■ RAW DATA ■
•••

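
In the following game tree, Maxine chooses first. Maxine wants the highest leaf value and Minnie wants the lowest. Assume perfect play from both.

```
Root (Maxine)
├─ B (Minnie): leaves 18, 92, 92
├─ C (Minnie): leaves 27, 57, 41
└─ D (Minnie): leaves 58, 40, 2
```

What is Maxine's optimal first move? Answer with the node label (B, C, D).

B (Minnie): min(18, 92, 92) = 18
C (Minnie): min(27, 57, 41) = 27
D (Minnie): min(58, 40, 2) = 2
Root (Maxine): max(18, 27, 2) = 27
Maxine picks the child with the highest value: C (value 27).

C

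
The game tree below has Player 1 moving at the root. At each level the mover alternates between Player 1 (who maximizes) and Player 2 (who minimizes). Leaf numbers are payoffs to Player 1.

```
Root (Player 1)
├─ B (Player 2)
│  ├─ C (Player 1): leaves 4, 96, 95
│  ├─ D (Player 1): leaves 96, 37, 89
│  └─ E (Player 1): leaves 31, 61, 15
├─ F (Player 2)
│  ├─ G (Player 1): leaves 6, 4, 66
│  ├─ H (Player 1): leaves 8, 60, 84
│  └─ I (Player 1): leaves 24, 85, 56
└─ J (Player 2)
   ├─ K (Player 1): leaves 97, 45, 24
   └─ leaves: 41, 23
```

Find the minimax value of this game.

66

C (Player 1): max(4, 96, 95) = 96
D (Player 1): max(96, 37, 89) = 96
E (Player 1): max(31, 61, 15) = 61
B (Player 2): min(96, 96, 61) = 61
G (Player 1): max(6, 4, 66) = 66
H (Player 1): max(8, 60, 84) = 84
I (Player 1): max(24, 85, 56) = 85
F (Player 2): min(66, 84, 85) = 66
K (Player 1): max(97, 45, 24) = 97
J (Player 2): min(97, 41, 23) = 23
Root (Player 1): max(61, 66, 23) = 66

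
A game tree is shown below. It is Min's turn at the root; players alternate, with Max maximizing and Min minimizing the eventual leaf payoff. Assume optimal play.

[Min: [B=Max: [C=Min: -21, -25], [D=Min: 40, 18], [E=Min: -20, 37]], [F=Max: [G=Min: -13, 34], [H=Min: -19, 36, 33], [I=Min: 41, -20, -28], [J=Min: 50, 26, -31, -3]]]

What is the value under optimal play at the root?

C (Min): min(-21, -25) = -25
D (Min): min(40, 18) = 18
E (Min): min(-20, 37) = -20
B (Max): max(-25, 18, -20) = 18
G (Min): min(-13, 34) = -13
H (Min): min(-19, 36, 33) = -19
I (Min): min(41, -20, -28) = -28
J (Min): min(50, 26, -31, -3) = -31
F (Max): max(-13, -19, -28, -31) = -13
Root (Min): min(18, -13) = -13

-13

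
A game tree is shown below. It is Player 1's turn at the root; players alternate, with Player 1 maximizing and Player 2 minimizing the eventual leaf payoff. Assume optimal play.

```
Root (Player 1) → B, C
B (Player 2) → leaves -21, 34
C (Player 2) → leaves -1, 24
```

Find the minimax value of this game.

-1

B (Player 2): min(-21, 34) = -21
C (Player 2): min(-1, 24) = -1
Root (Player 1): max(-21, -1) = -1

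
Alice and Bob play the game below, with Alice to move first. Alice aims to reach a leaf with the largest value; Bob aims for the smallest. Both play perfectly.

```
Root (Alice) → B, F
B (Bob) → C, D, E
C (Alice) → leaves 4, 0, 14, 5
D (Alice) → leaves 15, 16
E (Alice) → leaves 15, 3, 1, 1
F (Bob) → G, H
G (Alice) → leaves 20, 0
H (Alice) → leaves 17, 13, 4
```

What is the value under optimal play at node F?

17

G: max(20, 0) = 20
H: max(17, 13, 4) = 17
F: min(20, 17) = 17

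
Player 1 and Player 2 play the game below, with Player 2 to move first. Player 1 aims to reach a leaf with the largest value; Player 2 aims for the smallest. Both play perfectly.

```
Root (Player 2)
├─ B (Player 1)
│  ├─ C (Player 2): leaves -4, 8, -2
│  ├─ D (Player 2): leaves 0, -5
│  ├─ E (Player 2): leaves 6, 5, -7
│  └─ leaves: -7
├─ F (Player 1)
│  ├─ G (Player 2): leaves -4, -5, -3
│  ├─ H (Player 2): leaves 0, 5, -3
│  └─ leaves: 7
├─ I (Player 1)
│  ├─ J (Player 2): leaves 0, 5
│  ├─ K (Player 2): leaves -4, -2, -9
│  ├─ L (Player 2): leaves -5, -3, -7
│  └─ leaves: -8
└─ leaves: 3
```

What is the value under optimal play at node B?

-4

C: min(-4, 8, -2) = -4
D: min(0, -5) = -5
E: min(6, 5, -7) = -7
B: max(-4, -5, -7, -7) = -4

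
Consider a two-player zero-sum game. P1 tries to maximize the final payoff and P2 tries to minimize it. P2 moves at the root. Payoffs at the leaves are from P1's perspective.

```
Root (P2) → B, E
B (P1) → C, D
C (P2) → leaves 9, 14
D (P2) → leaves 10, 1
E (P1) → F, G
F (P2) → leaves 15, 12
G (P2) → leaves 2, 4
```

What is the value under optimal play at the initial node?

C (P2): min(9, 14) = 9
D (P2): min(10, 1) = 1
B (P1): max(9, 1) = 9
F (P2): min(15, 12) = 12
G (P2): min(2, 4) = 2
E (P1): max(12, 2) = 12
Root (P2): min(9, 12) = 9

9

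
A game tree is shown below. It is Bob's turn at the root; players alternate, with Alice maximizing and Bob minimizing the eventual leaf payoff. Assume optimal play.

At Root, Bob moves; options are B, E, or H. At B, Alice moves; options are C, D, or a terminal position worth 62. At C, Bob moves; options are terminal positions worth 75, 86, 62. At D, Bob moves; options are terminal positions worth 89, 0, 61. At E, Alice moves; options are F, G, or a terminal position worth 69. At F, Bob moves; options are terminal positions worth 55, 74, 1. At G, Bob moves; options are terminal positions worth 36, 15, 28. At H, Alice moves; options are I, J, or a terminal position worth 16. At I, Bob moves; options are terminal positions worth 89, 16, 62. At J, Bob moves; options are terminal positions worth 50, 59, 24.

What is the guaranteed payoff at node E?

69

F: min(55, 74, 1) = 1
G: min(36, 15, 28) = 15
E: max(1, 15, 69) = 69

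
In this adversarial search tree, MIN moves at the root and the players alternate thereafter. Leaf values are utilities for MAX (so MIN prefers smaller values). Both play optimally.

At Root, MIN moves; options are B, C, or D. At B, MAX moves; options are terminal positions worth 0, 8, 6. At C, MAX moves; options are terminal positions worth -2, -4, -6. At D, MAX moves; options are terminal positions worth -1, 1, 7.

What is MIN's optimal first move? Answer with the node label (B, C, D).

C

B (MAX): max(0, 8, 6) = 8
C (MAX): max(-2, -4, -6) = -2
D (MAX): max(-1, 1, 7) = 7
Root (MIN): min(8, -2, 7) = -2
MIN picks the child with the lowest value: C (value -2).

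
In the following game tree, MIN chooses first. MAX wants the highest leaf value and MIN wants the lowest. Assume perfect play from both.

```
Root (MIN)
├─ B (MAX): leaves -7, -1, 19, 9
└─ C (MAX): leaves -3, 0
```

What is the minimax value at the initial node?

0

B (MAX): max(-7, -1, 19, 9) = 19
C (MAX): max(-3, 0) = 0
Root (MIN): min(19, 0) = 0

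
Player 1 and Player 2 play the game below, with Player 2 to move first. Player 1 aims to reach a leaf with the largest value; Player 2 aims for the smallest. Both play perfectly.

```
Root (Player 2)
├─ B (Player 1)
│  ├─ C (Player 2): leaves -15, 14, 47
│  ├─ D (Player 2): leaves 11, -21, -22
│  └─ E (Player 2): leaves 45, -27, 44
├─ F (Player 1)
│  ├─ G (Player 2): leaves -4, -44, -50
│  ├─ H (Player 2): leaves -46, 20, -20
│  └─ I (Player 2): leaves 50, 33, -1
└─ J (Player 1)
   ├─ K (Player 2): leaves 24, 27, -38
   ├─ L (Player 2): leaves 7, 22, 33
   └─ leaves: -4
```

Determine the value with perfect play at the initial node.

-15

C (Player 2): min(-15, 14, 47) = -15
D (Player 2): min(11, -21, -22) = -22
E (Player 2): min(45, -27, 44) = -27
B (Player 1): max(-15, -22, -27) = -15
G (Player 2): min(-4, -44, -50) = -50
H (Player 2): min(-46, 20, -20) = -46
I (Player 2): min(50, 33, -1) = -1
F (Player 1): max(-50, -46, -1) = -1
K (Player 2): min(24, 27, -38) = -38
L (Player 2): min(7, 22, 33) = 7
J (Player 1): max(-38, 7, -4) = 7
Root (Player 2): min(-15, -1, 7) = -15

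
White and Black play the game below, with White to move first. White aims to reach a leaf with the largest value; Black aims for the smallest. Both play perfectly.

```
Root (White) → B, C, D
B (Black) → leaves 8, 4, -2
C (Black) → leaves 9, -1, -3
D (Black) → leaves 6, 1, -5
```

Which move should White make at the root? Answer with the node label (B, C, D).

B

B (Black): min(8, 4, -2) = -2
C (Black): min(9, -1, -3) = -3
D (Black): min(6, 1, -5) = -5
Root (White): max(-2, -3, -5) = -2
White picks the child with the highest value: B (value -2).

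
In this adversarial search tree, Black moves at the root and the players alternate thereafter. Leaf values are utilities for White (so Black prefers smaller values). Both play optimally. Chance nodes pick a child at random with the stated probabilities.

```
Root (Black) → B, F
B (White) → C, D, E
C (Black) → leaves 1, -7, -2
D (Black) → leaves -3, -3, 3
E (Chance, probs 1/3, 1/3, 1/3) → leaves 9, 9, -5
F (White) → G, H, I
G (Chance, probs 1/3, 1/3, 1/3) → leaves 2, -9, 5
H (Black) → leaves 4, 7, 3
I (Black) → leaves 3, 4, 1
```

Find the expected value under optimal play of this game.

3

C (Black): min(1, -7, -2) = -7
D (Black): min(-3, -3, 3) = -3
E (Chance): 1/3·9 + 1/3·9 + 1/3·-5 = 4.33
B (White): max(-7, -3, 4.33) = 4.33
G (Chance): 1/3·2 + 1/3·-9 + 1/3·5 = -0.67
H (Black): min(4, 7, 3) = 3
I (Black): min(3, 4, 1) = 1
F (White): max(-0.67, 3, 1) = 3
Root (Black): min(4.33, 3) = 3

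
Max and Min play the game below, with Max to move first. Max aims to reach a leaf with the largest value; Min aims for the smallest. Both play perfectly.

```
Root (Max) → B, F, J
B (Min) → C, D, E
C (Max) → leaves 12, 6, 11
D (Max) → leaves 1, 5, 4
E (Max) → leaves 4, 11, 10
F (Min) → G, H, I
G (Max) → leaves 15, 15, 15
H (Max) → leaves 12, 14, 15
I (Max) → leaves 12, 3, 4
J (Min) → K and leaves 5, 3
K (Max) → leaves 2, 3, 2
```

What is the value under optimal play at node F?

G: max(15, 15, 15) = 15
H: max(12, 14, 15) = 15
I: max(12, 3, 4) = 12
F: min(15, 15, 12) = 12

12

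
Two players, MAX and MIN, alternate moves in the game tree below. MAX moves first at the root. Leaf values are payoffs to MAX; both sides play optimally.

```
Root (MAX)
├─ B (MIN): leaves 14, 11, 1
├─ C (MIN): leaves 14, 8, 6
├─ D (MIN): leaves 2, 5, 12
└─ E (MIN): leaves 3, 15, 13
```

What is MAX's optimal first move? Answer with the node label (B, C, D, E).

B (MIN): min(14, 11, 1) = 1
C (MIN): min(14, 8, 6) = 6
D (MIN): min(2, 5, 12) = 2
E (MIN): min(3, 15, 13) = 3
Root (MAX): max(1, 6, 2, 3) = 6
MAX picks the child with the highest value: C (value 6).

C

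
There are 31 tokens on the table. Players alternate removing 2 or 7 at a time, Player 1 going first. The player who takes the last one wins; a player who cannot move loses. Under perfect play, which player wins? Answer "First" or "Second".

Second

W/L table (W = player to move can force a win):
i:   0  1  2  3  4  5  6  7  8  9 10 11 12 13 14 15 16 17 18 19 20 21 22 23 24 25 26 27 28 29 30 31
     L  L  W  W  L  L  W  W  W  L  L  W  W  L  L  W  W  W  L  L  W  W  L  L  W  W  W  L  L  W  W  L
Position 31 is L, so the second player wins.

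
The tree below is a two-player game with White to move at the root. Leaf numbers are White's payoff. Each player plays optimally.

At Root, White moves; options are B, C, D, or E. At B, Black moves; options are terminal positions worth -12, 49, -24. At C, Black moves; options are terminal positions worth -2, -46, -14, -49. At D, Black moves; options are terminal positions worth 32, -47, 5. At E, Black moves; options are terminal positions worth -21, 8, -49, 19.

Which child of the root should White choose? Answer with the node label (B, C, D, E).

B

B (Black): min(-12, 49, -24) = -24
C (Black): min(-2, -46, -14, -49) = -49
D (Black): min(32, -47, 5) = -47
E (Black): min(-21, 8, -49, 19) = -49
Root (White): max(-24, -49, -47, -49) = -24
White picks the child with the highest value: B (value -24).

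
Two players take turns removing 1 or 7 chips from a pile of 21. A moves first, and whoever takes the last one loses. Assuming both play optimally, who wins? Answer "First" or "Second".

Mark each pile size as W (mover wins) or L (mover loses):
i:   0  1  2  3  4  5  6  7  8  9 10 11 12 13 14 15 16 17 18 19 20 21
     W  L  W  L  W  L  W  L  W  L  W  L  W  L  W  L  W  L  W  L  W  L
Position 21 is L, so the second player wins.

Second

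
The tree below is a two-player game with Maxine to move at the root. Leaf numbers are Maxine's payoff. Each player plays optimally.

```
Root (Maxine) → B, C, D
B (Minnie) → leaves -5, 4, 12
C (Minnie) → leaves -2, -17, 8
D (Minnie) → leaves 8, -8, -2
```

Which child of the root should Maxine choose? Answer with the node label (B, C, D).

B (Minnie): min(-5, 4, 12) = -5
C (Minnie): min(-2, -17, 8) = -17
D (Minnie): min(8, -8, -2) = -8
Root (Maxine): max(-5, -17, -8) = -5
Maxine picks the child with the highest value: B (value -5).

B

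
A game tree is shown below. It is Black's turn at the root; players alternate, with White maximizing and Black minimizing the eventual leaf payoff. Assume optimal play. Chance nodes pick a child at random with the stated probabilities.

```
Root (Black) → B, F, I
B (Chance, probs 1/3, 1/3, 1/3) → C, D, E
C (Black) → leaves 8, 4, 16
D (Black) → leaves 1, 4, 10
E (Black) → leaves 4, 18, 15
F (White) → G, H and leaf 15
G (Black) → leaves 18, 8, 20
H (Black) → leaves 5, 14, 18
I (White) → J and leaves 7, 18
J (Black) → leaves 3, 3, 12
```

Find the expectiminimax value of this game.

3

C (Black): min(8, 4, 16) = 4
D (Black): min(1, 4, 10) = 1
E (Black): min(4, 18, 15) = 4
B (Chance): 1/3·4 + 1/3·1 + 1/3·4 = 3
G (Black): min(18, 8, 20) = 8
H (Black): min(5, 14, 18) = 5
F (White): max(8, 5, 15) = 15
J (Black): min(3, 3, 12) = 3
I (White): max(3, 7, 18) = 18
Root (Black): min(3, 15, 18) = 3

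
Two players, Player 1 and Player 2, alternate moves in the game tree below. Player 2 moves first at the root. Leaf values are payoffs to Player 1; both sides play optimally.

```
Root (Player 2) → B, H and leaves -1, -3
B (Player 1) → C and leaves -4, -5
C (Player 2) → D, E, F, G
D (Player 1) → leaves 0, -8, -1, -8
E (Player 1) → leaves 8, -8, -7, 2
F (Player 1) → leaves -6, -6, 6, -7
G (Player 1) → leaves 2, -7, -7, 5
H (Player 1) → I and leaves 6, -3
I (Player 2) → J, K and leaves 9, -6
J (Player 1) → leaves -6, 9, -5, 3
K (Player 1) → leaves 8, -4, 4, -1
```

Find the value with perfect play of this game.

D (Player 1): max(0, -8, -1, -8) = 0
E (Player 1): max(8, -8, -7, 2) = 8
F (Player 1): max(-6, -6, 6, -7) = 6
G (Player 1): max(2, -7, -7, 5) = 5
C (Player 2): min(0, 8, 6, 5) = 0
B (Player 1): max(0, -4, -5) = 0
J (Player 1): max(-6, 9, -5, 3) = 9
K (Player 1): max(8, -4, 4, -1) = 8
I (Player 2): min(9, 8, 9, -6) = -6
H (Player 1): max(-6, 6, -3) = 6
Root (Player 2): min(0, 6, -1, -3) = -3

-3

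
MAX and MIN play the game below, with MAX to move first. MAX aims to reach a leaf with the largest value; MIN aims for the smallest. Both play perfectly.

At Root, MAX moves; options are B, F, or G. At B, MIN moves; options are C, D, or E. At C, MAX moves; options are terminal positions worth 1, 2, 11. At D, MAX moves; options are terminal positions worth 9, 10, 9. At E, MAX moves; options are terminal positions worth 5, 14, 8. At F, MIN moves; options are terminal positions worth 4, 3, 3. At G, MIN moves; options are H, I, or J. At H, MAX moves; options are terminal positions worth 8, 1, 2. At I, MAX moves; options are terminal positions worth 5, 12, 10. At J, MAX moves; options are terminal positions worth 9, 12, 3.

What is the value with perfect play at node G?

8

H: max(8, 1, 2) = 8
I: max(5, 12, 10) = 12
J: max(9, 12, 3) = 12
G: min(8, 12, 12) = 8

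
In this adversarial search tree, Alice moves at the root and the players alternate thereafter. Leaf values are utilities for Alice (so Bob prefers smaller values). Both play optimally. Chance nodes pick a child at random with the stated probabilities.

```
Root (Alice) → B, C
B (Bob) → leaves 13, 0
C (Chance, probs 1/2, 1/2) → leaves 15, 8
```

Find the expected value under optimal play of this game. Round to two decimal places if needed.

B (Bob): min(13, 0) = 0
C (Chance): 1/2·15 + 1/2·8 = 11.5
Root (Alice): max(0, 11.5) = 11.5

11.5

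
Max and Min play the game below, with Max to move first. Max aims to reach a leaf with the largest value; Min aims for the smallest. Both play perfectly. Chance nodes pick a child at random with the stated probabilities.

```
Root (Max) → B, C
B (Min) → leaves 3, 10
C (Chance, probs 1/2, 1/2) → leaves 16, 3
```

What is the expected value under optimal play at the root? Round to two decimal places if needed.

9.5

B (Min): min(3, 10) = 3
C (Chance): 1/2·16 + 1/2·3 = 9.5
Root (Max): max(3, 9.5) = 9.5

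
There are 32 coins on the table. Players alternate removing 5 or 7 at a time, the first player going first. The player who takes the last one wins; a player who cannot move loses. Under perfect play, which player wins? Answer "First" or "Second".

W/L table (W = player to move can force a win):
i:   0  1  2  3  4  5  6  7  8  9 10 11 12 13 14 15 16 17 18 19 20 21 22 23 24 25 26 27 28 29 30 31 32
     L  L  L  L  L  W  W  W  W  W  W  W  L  L  L  L  L  W  W  W  W  W  W  W  L  L  L  L  L  W  W  W  W
Position 32 is W, so the first player wins.

First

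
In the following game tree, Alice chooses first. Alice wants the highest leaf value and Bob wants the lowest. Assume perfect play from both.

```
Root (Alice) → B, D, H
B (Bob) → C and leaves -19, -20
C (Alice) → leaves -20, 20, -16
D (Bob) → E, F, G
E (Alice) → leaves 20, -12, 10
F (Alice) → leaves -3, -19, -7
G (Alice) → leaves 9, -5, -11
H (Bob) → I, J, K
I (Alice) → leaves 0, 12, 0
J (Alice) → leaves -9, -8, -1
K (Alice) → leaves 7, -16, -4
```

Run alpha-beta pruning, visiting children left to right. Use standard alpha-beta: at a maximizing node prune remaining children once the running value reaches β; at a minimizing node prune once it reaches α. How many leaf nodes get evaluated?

C [α=-∞,β=+∞]: v=20
B [α=-∞,β=+∞]: v=-20
E [α=-20,β=+∞]: v=20
F [α=-20,β=20]: v=-3
G [α=-20,β=-3]: v=9 after child 1 ≥ β → β-cutoff, skip 2
D [α=-20,β=+∞]: v=-3
I [α=-3,β=+∞]: v=12
J [α=-3,β=12]: v=-1
K [α=-3,β=-1]: v=7 after child 1 ≥ β → β-cutoff, skip 2
H [α=-3,β=+∞]: v=-1
Root [α=-∞,β=+∞]: v=-1
Leaves evaluated: 19 of 23.

19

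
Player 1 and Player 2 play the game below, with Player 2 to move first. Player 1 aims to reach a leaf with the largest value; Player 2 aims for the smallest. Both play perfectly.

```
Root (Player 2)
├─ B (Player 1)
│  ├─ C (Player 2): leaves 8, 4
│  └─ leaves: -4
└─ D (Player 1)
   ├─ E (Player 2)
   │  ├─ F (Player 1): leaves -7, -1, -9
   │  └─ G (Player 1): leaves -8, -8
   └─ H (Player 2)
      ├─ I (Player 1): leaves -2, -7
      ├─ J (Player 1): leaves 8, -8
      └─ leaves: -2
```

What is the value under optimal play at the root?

-2

C (Player 2): min(8, 4) = 4
B (Player 1): max(4, -4) = 4
F (Player 1): max(-7, -1, -9) = -1
G (Player 1): max(-8, -8) = -8
E (Player 2): min(-1, -8) = -8
I (Player 1): max(-2, -7) = -2
J (Player 1): max(8, -8) = 8
H (Player 2): min(-2, 8, -2) = -2
D (Player 1): max(-8, -2) = -2
Root (Player 2): min(4, -2) = -2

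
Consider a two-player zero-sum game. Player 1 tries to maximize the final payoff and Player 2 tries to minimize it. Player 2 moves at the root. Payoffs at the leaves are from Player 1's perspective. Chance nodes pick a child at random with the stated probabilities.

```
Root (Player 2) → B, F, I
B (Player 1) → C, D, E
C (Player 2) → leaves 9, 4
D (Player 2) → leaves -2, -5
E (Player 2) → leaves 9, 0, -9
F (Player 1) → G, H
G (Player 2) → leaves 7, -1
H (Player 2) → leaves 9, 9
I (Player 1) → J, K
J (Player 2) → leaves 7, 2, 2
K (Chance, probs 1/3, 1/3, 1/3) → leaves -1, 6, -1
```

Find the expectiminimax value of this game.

C (Player 2): min(9, 4) = 4
D (Player 2): min(-2, -5) = -5
E (Player 2): min(9, 0, -9) = -9
B (Player 1): max(4, -5, -9) = 4
G (Player 2): min(7, -1) = -1
H (Player 2): min(9, 9) = 9
F (Player 1): max(-1, 9) = 9
J (Player 2): min(7, 2, 2) = 2
K (Chance): 1/3·-1 + 1/3·6 + 1/3·-1 = 1.33
I (Player 1): max(2, 1.33) = 2
Root (Player 2): min(4, 9, 2) = 2

2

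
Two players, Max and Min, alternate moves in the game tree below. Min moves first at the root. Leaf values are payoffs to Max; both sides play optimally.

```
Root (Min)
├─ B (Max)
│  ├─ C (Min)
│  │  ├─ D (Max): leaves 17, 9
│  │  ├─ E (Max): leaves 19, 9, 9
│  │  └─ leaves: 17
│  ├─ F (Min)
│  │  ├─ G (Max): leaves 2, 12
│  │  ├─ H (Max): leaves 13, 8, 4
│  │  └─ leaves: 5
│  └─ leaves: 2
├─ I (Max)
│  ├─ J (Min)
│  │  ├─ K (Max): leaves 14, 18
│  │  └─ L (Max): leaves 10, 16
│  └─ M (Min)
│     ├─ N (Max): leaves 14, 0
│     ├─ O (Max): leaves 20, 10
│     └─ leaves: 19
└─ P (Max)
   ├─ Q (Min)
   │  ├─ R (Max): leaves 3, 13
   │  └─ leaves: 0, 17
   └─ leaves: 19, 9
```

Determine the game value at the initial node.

16

D (Max): max(17, 9) = 17
E (Max): max(19, 9, 9) = 19
C (Min): min(17, 19, 17) = 17
G (Max): max(2, 12) = 12
H (Max): max(13, 8, 4) = 13
F (Min): min(12, 13, 5) = 5
B (Max): max(17, 5, 2) = 17
K (Max): max(14, 18) = 18
L (Max): max(10, 16) = 16
J (Min): min(18, 16) = 16
N (Max): max(14, 0) = 14
O (Max): max(20, 10) = 20
M (Min): min(14, 20, 19) = 14
I (Max): max(16, 14) = 16
R (Max): max(3, 13) = 13
Q (Min): min(13, 0, 17) = 0
P (Max): max(0, 19, 9) = 19
Root (Min): min(17, 16, 19) = 16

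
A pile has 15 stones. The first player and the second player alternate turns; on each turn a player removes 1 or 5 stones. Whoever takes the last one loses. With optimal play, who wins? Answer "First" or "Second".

Positions where the player to move wins (W) vs loses (L):
i:   0  1  2  3  4  5  6  7  8  9 10 11 12 13 14 15
     W  L  W  L  W  L  W  L  W  L  W  L  W  L  W  L
Position 15 is L, so the second player wins.

Second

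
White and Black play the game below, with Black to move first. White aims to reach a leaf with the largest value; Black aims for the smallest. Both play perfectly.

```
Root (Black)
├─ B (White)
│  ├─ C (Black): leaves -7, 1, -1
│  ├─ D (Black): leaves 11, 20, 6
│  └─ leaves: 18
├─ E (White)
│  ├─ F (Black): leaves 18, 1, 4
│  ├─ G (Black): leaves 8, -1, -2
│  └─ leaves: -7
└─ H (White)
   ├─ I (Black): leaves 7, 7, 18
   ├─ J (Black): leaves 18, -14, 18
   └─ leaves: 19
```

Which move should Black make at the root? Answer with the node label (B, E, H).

C (Black): min(-7, 1, -1) = -7
D (Black): min(11, 20, 6) = 6
B (White): max(-7, 6, 18) = 18
F (Black): min(18, 1, 4) = 1
G (Black): min(8, -1, -2) = -2
E (White): max(1, -2, -7) = 1
I (Black): min(7, 7, 18) = 7
J (Black): min(18, -14, 18) = -14
H (White): max(7, -14, 19) = 19
Root (Black): min(18, 1, 19) = 1
Black picks the child with the lowest value: E (value 1).

E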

•••

■ WORK REQUEST ■
An exact repetition of the material above is required, from its first line through the line holding "26, -31, -3]]]", with nothing added.

■ YOUR RESPONSE ■
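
In the following game tree, Maxine chooses first. Maxine wants the highest leaf value and Minnie wants the lowest. Assume perfect play from both.

```
Root (Maxine)
├─ B (Minnie): leaves 18, 92, 92
├─ C (Minnie): leaves 27, 57, 41
└─ D (Minnie): leaves 58, 40, 2
```

What is Maxine's optimal first move? Answer with the node label (B, C, D).

B (Minnie): min(18, 92, 92) = 18
C (Minnie): min(27, 57, 41) = 27
D (Minnie): min(58, 40, 2) = 2
Root (Maxine): max(18, 27, 2) = 27
Maxine picks the child with the highest value: C (value 27).

C

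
The game tree below has Player 1 moving at the root. At each level the mover alternates between Player 1 (who maximizes) and Player 2 (who minimizes). Leaf numbers are payoffs to Player 1.

```
Root (Player 1)
├─ B (Player 2)
│  ├─ C (Player 1): leaves 4, 96, 95
│  ├─ D (Player 1): leaves 96, 37, 89
│  └─ E (Player 1): leaves 31, 61, 15
├─ F (Player 2)
│  ├─ G (Player 1): leaves 6, 4, 66
│  ├─ H (Player 1): leaves 8, 60, 84
│  └─ I (Player 1): leaves 24, 85, 56
└─ J (Player 2)
   ├─ K (Player 1): leaves 97, 45, 24
   └─ leaves: 41, 23
```

Find the minimax value of this game.

66

C (Player 1): max(4, 96, 95) = 96
D (Player 1): max(96, 37, 89) = 96
E (Player 1): max(31, 61, 15) = 61
B (Player 2): min(96, 96, 61) = 61
G (Player 1): max(6, 4, 66) = 66
H (Player 1): max(8, 60, 84) = 84
I (Player 1): max(24, 85, 56) = 85
F (Player 2): min(66, 84, 85) = 66
K (Player 1): max(97, 45, 24) = 97
J (Player 2): min(97, 41, 23) = 23
Root (Player 1): max(61, 66, 23) = 66

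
A game tree is shown below. It is Min's turn at the root; players alternate, with Max maximizing and Min minimizing the eventual leaf payoff. Assume optimal play.

[Min: [B=Max: [C=Min: -21, -25], [D=Min: 40, 18], [E=Min: -20, 37]], [F=Max: [G=Min: -13, 34], [H=Min: -19, 36, 33], [I=Min: 41, -20, -28], [J=Min: 50, 26, -31, -3]]]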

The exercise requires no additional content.